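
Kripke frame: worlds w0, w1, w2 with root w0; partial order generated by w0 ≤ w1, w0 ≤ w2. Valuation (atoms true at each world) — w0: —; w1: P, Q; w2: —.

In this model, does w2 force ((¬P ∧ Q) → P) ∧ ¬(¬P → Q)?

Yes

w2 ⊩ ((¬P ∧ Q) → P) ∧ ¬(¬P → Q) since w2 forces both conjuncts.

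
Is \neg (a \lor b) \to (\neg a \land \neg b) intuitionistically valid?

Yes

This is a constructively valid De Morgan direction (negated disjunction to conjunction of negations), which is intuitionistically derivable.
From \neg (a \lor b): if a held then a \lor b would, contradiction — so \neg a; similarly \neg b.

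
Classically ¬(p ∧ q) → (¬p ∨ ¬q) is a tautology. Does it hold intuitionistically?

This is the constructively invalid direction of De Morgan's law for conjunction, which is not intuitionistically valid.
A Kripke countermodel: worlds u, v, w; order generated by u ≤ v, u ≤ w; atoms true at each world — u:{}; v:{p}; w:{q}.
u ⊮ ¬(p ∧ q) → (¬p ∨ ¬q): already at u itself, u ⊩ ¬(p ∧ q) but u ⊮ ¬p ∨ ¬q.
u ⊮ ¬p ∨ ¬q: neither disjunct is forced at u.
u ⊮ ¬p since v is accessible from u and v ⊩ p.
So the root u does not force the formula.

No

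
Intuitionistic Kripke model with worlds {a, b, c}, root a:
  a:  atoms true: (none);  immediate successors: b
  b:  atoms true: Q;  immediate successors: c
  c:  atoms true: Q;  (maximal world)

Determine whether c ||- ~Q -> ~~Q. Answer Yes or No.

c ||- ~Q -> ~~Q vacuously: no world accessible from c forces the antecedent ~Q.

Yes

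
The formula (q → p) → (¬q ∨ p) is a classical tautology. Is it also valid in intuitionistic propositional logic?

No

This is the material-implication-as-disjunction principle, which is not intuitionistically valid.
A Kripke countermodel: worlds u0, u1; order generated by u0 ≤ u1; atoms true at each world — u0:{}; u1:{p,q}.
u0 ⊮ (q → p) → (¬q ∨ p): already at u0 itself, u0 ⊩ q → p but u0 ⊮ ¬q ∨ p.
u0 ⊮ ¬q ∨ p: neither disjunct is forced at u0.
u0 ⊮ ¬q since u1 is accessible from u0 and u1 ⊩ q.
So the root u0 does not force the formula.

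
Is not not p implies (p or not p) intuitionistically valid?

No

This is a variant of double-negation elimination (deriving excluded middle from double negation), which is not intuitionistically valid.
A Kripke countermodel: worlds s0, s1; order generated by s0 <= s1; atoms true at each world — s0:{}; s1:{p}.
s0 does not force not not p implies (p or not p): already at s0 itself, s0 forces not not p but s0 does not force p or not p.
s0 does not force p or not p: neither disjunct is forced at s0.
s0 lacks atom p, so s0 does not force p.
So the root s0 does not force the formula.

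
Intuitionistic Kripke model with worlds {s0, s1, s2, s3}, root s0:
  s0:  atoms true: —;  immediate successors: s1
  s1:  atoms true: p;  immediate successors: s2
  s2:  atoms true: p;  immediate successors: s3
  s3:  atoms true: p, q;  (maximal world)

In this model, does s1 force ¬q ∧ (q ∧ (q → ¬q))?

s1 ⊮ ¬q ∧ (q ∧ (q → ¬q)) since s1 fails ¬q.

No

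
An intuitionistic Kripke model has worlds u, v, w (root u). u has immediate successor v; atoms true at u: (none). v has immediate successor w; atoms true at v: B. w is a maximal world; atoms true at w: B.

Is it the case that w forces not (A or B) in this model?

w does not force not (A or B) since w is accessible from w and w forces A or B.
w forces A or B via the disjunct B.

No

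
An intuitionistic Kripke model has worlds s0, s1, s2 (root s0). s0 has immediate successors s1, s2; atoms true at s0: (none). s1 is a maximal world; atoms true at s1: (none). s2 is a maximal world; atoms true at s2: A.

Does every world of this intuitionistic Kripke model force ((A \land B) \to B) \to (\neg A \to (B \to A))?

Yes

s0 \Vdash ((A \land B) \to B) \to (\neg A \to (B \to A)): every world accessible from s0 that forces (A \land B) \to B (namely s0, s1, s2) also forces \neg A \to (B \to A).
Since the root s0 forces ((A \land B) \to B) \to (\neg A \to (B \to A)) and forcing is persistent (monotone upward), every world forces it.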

==

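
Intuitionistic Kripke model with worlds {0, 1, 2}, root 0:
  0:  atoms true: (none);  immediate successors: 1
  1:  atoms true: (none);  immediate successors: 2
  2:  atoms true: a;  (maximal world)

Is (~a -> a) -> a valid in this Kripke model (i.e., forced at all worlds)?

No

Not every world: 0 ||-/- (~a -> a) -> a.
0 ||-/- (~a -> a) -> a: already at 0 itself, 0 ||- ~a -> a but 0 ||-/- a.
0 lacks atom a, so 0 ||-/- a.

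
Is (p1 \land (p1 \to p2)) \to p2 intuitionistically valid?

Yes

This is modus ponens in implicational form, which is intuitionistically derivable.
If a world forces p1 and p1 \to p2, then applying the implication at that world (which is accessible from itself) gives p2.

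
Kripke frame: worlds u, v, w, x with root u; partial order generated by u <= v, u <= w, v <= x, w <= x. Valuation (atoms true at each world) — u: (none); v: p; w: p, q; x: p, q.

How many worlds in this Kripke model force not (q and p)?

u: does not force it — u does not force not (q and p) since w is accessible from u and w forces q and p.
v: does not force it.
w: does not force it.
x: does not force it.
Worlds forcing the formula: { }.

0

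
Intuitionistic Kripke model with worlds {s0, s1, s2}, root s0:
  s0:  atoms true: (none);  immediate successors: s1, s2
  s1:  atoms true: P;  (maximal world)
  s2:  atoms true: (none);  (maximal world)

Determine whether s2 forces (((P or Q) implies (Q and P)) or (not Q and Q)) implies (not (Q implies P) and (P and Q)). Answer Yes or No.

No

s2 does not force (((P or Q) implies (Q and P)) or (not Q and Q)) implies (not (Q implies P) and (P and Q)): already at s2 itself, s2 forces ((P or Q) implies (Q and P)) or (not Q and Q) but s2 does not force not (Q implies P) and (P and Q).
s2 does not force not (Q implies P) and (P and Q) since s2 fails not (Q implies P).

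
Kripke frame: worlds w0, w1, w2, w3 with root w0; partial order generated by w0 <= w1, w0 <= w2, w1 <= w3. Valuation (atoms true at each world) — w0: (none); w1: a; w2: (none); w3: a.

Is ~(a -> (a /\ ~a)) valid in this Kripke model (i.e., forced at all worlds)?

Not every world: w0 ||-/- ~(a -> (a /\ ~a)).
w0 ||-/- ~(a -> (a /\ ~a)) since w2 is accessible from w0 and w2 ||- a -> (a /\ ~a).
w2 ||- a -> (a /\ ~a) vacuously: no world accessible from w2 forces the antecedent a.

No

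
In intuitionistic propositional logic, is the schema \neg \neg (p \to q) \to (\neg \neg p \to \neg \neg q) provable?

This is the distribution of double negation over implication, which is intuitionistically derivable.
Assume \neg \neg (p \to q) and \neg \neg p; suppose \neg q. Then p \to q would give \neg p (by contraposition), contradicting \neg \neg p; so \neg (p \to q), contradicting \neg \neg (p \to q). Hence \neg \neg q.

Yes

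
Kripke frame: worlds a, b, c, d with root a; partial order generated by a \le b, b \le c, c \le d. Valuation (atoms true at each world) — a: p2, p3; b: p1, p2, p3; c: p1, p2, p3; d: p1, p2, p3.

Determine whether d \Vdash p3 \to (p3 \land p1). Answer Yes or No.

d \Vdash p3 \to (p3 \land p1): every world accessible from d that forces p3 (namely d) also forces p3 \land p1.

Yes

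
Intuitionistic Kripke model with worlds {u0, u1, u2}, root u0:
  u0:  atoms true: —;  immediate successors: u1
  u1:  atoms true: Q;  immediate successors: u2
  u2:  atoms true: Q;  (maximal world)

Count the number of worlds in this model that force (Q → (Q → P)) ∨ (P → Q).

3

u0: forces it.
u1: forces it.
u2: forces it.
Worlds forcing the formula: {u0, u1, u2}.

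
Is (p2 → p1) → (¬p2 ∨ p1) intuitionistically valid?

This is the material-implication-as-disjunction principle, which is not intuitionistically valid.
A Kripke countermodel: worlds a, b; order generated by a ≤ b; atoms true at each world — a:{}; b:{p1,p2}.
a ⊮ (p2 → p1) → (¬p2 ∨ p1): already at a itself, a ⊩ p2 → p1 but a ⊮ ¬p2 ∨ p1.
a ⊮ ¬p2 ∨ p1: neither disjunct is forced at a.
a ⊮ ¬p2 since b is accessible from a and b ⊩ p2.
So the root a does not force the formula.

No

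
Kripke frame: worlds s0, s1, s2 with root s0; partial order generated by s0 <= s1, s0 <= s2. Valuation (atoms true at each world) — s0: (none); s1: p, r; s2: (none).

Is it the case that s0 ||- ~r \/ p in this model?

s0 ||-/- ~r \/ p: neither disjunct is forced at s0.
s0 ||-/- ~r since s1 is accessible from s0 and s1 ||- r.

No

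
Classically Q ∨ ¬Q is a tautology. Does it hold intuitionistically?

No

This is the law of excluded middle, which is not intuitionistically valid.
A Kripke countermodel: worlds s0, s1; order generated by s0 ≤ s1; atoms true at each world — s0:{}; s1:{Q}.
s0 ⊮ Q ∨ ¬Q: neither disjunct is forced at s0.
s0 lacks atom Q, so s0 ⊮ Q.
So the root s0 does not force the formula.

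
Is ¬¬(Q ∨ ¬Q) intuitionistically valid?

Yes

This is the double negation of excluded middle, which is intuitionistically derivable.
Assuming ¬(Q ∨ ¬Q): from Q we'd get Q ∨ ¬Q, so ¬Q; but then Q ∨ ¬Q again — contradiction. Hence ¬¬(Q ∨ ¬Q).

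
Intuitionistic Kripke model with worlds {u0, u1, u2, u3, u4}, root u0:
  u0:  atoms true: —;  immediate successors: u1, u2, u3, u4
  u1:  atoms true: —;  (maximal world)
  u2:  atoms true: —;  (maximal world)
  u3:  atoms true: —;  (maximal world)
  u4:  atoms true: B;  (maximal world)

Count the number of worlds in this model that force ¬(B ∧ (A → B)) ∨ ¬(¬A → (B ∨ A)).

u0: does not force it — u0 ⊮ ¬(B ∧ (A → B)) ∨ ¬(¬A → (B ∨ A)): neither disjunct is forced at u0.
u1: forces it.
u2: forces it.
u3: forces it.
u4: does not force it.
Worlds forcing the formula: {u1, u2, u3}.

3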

==

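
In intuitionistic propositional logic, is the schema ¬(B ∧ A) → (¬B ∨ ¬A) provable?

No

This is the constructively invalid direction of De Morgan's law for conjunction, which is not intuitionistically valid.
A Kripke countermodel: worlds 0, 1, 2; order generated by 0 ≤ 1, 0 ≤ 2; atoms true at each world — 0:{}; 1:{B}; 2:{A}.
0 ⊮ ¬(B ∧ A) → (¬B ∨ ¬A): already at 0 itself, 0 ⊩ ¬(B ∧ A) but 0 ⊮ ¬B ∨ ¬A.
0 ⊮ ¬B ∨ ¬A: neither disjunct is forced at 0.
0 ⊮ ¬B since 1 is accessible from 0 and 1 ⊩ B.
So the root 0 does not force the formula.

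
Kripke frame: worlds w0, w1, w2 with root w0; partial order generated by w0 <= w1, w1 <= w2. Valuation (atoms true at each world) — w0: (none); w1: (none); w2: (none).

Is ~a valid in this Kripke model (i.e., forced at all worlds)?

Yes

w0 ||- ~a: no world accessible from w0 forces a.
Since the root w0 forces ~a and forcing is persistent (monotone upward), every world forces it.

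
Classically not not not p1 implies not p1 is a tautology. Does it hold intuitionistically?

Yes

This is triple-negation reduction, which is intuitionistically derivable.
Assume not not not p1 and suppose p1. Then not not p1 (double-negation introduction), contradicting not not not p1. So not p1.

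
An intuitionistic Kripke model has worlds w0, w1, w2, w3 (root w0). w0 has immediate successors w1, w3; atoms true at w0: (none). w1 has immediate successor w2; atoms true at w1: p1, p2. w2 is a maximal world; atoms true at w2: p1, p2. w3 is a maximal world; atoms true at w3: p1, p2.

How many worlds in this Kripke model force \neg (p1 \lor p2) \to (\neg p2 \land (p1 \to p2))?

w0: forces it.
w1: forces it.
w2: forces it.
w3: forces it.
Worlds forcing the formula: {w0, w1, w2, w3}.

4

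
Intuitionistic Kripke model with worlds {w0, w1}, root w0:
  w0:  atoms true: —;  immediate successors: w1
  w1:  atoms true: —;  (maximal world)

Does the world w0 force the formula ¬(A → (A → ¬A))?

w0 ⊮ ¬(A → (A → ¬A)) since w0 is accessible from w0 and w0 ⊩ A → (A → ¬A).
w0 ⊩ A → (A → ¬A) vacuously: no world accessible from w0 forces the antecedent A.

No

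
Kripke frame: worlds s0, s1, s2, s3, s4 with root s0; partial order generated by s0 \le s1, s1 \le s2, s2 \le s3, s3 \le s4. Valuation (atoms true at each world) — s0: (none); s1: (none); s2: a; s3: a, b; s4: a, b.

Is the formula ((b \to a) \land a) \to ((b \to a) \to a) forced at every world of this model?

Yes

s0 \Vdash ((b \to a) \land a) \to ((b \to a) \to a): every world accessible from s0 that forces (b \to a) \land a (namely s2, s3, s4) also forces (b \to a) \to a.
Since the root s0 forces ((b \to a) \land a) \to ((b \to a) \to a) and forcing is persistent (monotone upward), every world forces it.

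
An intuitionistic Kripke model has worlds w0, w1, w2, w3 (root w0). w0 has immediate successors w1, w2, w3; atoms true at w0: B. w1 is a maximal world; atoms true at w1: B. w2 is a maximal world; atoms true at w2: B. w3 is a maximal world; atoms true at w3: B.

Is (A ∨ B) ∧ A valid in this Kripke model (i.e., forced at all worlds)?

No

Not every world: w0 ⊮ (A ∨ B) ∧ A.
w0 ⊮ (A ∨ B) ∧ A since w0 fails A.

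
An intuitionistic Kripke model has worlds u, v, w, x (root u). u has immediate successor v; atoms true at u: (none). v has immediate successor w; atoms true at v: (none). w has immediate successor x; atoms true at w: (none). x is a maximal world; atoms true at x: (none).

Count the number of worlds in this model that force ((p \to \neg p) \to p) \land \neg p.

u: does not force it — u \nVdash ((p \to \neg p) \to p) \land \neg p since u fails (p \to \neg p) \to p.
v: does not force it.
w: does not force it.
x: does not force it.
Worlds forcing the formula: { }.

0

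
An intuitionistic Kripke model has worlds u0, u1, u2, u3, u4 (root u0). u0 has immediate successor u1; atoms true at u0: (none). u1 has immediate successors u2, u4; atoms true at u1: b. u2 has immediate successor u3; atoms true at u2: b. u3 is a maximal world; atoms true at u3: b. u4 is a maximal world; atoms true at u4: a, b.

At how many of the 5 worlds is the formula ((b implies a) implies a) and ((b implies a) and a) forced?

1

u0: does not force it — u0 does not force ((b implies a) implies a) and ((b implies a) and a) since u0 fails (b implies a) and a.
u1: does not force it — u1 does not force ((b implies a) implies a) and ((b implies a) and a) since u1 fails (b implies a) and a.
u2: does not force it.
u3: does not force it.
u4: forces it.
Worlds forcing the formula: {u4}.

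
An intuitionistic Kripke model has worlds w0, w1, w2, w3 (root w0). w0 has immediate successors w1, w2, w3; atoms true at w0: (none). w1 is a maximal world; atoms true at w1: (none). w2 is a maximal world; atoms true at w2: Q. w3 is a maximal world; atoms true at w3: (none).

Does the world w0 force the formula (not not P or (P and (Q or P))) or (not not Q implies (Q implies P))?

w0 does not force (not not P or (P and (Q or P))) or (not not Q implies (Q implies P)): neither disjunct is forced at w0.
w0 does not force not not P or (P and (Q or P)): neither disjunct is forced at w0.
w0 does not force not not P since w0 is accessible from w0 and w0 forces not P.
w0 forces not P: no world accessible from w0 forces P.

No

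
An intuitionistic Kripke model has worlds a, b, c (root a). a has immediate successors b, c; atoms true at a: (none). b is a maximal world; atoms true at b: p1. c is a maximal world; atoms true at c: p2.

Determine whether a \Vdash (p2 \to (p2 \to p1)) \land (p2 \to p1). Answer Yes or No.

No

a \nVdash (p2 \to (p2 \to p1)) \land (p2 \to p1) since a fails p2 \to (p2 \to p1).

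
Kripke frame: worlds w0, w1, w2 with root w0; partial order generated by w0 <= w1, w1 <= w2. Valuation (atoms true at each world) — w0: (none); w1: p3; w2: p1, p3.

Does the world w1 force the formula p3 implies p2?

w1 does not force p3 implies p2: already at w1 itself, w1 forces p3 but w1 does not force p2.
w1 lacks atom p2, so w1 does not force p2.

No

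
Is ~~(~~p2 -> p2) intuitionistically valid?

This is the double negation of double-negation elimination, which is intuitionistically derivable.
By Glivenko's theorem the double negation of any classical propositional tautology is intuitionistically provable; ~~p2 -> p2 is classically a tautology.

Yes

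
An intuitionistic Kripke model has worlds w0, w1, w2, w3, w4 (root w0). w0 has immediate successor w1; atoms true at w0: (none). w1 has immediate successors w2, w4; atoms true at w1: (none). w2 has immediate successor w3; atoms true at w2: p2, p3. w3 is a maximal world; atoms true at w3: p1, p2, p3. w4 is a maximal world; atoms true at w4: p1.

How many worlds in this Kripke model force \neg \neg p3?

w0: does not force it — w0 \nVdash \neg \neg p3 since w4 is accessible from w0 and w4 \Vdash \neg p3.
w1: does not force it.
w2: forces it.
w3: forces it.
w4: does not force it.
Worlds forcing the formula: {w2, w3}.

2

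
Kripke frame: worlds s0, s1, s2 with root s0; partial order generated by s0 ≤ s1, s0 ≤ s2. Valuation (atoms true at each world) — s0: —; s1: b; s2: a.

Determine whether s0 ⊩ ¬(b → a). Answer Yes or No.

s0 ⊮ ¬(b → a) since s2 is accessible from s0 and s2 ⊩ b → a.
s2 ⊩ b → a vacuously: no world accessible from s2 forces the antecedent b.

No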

Goal of the exercise: Copy, exactly and only, the lines above that begin with the one containing "An intuitionistic Kripke model has worlds u0, u1, u2, u3, u4" and finish with the one containing "at w3: (none).".

Solution to the problem:
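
An intuitionistic Kripke model has worlds u0, u1, u2, u3, u4 (root u0). u0 has immediate successor u1; atoms true at u0: (none). u1 has immediate successors u2, u4; atoms true at u1: b. u2 has immediate successor u3; atoms true at u2: b. u3 is a maximal world; atoms true at u3: b. u4 is a maximal world; atoms true at u4: a, b.

At how many of the 5 worlds is the formula ((b implies a) implies a) and ((b implies a) and a) forced?

1

u0: does not force it — u0 does not force ((b implies a) implies a) and ((b implies a) and a) since u0 fails (b implies a) and a.
u1: does not force it — u1 does not force ((b implies a) implies a) and ((b implies a) and a) since u1 fails (b implies a) and a.
u2: does not force it.
u3: does not force it.
u4: forces it.
Worlds forcing the formula: {u4}.

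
An intuitionistic Kripke model has worlds w0, w1, w2, w3 (root w0). w0 has immediate successors w1, w2, w3; atoms true at w0: (none). w1 is a maximal world; atoms true at w1: (none). w2 is a maximal world; atoms true at w2: Q. w3 is a maximal world; atoms true at w3: (none).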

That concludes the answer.